■ **Records to process**
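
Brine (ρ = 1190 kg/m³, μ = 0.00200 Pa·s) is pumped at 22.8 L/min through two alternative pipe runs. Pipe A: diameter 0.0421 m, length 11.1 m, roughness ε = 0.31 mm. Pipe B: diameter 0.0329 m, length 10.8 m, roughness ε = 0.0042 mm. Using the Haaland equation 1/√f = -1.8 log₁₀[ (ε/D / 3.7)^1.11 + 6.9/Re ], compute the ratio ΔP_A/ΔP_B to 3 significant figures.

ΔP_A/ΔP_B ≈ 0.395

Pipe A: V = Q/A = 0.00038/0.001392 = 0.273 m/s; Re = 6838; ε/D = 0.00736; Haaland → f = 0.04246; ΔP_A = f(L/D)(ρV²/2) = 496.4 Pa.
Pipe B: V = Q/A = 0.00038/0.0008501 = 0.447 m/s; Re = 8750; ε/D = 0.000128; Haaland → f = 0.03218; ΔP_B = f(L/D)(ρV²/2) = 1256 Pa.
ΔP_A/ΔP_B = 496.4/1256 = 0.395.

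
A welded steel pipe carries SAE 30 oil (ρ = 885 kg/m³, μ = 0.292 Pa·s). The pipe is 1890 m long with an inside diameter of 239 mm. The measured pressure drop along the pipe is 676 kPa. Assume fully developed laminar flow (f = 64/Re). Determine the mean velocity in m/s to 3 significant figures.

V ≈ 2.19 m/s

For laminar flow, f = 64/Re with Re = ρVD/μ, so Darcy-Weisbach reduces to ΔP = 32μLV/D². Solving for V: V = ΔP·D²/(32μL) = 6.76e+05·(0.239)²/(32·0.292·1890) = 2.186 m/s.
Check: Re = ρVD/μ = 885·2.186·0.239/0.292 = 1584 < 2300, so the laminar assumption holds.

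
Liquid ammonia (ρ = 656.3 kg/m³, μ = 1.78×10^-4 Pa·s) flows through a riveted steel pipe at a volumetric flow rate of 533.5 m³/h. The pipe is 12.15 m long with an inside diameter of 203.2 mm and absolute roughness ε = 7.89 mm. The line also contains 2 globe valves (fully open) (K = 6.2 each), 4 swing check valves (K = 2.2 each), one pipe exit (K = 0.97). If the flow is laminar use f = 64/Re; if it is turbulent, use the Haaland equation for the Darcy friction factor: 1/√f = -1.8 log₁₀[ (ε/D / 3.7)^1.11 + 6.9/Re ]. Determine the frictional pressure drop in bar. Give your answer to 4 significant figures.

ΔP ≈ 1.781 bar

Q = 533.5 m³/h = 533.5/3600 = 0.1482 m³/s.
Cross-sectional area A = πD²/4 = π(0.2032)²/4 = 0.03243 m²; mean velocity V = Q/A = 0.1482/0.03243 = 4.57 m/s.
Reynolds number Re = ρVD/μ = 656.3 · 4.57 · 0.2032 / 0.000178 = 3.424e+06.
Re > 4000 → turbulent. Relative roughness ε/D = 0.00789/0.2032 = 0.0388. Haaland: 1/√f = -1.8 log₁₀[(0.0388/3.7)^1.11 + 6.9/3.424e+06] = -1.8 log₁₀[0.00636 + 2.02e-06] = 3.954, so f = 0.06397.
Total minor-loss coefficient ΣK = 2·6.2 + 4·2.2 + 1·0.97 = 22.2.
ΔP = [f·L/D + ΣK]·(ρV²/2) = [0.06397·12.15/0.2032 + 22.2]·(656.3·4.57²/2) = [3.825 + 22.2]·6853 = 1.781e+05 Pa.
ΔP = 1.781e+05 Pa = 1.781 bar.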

■ **Prompt**
Word for word, give the records again.

■ **Expected answer**
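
Brine (ρ = 1190 kg/m³, μ = 0.00200 Pa·s) is pumped at 22.8 L/min through two alternative pipe runs. Pipe A: diameter 0.0421 m, length 11.1 m, roughness ε = 0.31 mm. Pipe B: diameter 0.0329 m, length 10.8 m, roughness ε = 0.0042 mm. Using the Haaland equation 1/√f = -1.8 log₁₀[ (ε/D / 3.7)^1.11 + 6.9/Re ], compute the ratio ΔP_A/ΔP_B to 3 significant figures.

ΔP_A/ΔP_B ≈ 0.395

Pipe A: V = Q/A = 0.00038/0.001392 = 0.273 m/s; Re = 6838; ε/D = 0.00736; Haaland → f = 0.04246; ΔP_A = f(L/D)(ρV²/2) = 496.4 Pa.
Pipe B: V = Q/A = 0.00038/0.0008501 = 0.447 m/s; Re = 8750; ε/D = 0.000128; Haaland → f = 0.03218; ΔP_B = f(L/D)(ρV²/2) = 1256 Pa.
ΔP_A/ΔP_B = 496.4/1256 = 0.395.

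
A welded steel pipe carries SAE 30 oil (ρ = 885 kg/m³, μ = 0.292 Pa·s). The pipe is 1890 m long with an inside diameter of 239 mm. The measured pressure drop along the pipe is 676 kPa. Assume fully developed laminar flow (f = 64/Re). Determine the mean velocity in m/s to 3 significant figures.

V ≈ 2.19 m/s

For laminar flow, f = 64/Re with Re = ρVD/μ, so Darcy-Weisbach reduces to ΔP = 32μLV/D². Solving for V: V = ΔP·D²/(32μL) = 6.76e+05·(0.239)²/(32·0.292·1890) = 2.186 m/s.
Check: Re = ρVD/μ = 885·2.186·0.239/0.292 = 1584 < 2300, so the laminar assumption holds.

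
Liquid ammonia (ρ = 656.3 kg/m³, μ = 1.78×10^-4 Pa·s) flows through a riveted steel pipe at a volumetric flow rate of 533.5 m³/h. The pipe is 12.15 m long with an inside diameter of 203.2 mm and absolute roughness ε = 7.89 mm. The line also contains 2 globe valves (fully open) (K = 6.2 each), 4 swing check valves (K = 2.2 each), one pipe exit (K = 0.97). If the flow is laminar use f = 64/Re; if it is turbulent, use the Haaland equation for the Darcy friction factor: 1/√f = -1.8 log₁₀[ (ε/D / 3.7)^1.11 + 6.9/Re ]. Determine the frictional pressure drop in bar. Give your answer to 4 significant figures.

ΔP ≈ 1.781 bar

Q = 533.5 m³/h = 533.5/3600 = 0.1482 m³/s.
Cross-sectional area A = πD²/4 = π(0.2032)²/4 = 0.03243 m²; mean velocity V = Q/A = 0.1482/0.03243 = 4.57 m/s.
Reynolds number Re = ρVD/μ = 656.3 · 4.57 · 0.2032 / 0.000178 = 3.424e+06.
Re > 4000 → turbulent. Relative roughness ε/D = 0.00789/0.2032 = 0.0388. Haaland: 1/√f = -1.8 log₁₀[(0.0388/3.7)^1.11 + 6.9/3.424e+06] = -1.8 log₁₀[0.00636 + 2.02e-06] = 3.954, so f = 0.06397.
Total minor-loss coefficient ΣK = 2·6.2 + 4·2.2 + 1·0.97 = 22.2.
ΔP = [f·L/D + ΣK]·(ρV²/2) = [0.06397·12.15/0.2032 + 22.2]·(656.3·4.57²/2) = [3.825 + 22.2]·6853 = 1.781e+05 Pa.
ΔP = 1.781e+05 Pa = 1.781 bar.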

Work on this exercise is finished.